[Opening ENTRIES SHOWN section]

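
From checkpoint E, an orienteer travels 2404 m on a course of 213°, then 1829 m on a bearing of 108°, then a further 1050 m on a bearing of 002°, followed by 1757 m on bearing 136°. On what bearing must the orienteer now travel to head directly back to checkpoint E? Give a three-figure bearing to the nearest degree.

Leg 1 (213°, 2404 m): east 2404 sin 213° = -1309.31, north 2404 cos 213° = -2016.16
Leg 2 (108°, 1829 m): east 1829 sin 108° = 1739.48, north 1829 cos 108° = -565.19
Leg 3 (002°, 1050 m): east 1050 sin 2° = 36.64, north 1050 cos 2° = 1049.36
Leg 4 (136°, 1757 m): east 1757 sin 136° = 1220.51, north 1757 cos 136° = -1263.88
Net displacement: 1687.33 east, -2795.88 north. Direction back to start is (-1687.33, 2795.88): bearing = atan2(-1687.33, 2795.88) mod 360° = 328.89° ≈ 329°.

329°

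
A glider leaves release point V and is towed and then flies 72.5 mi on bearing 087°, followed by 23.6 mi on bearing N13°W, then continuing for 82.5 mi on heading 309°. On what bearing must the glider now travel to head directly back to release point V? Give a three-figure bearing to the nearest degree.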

[Closing ENTRIES SHOWN section]

#### [DIRECTIONS FOR THIS TASK]
Nothing may be left out or altered: reproduce the complete listing.

#### [ANSWER SPACE]
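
From checkpoint E, an orienteer travels 2404 m on a course of 213°, then 1829 m on a bearing of 108°, then a further 1050 m on a bearing of 002°, followed by 1757 m on bearing 136°. On what bearing must the orienteer now travel to head directly back to checkpoint E? Give a three-figure bearing to the nearest degree.

Leg 1 (213°, 2404 m): east 2404 sin 213° = -1309.31, north 2404 cos 213° = -2016.16
Leg 2 (108°, 1829 m): east 1829 sin 108° = 1739.48, north 1829 cos 108° = -565.19
Leg 3 (002°, 1050 m): east 1050 sin 2° = 36.64, north 1050 cos 2° = 1049.36
Leg 4 (136°, 1757 m): east 1757 sin 136° = 1220.51, north 1757 cos 136° = -1263.88
Net displacement: 1687.33 east, -2795.88 north. Direction back to start is (-1687.33, 2795.88): bearing = atan2(-1687.33, 2795.88) mod 360° = 328.89° ≈ 329°.

329°

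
A glider leaves release point V and is towed and then flies 72.5 mi on bearing 087°, followed by 23.6 mi on bearing N13°W, then continuing for 82.5 mi on heading 309°. On what bearing must the glider now travel to head directly back to release point V? Give a three-figure bearing to the nearest degree.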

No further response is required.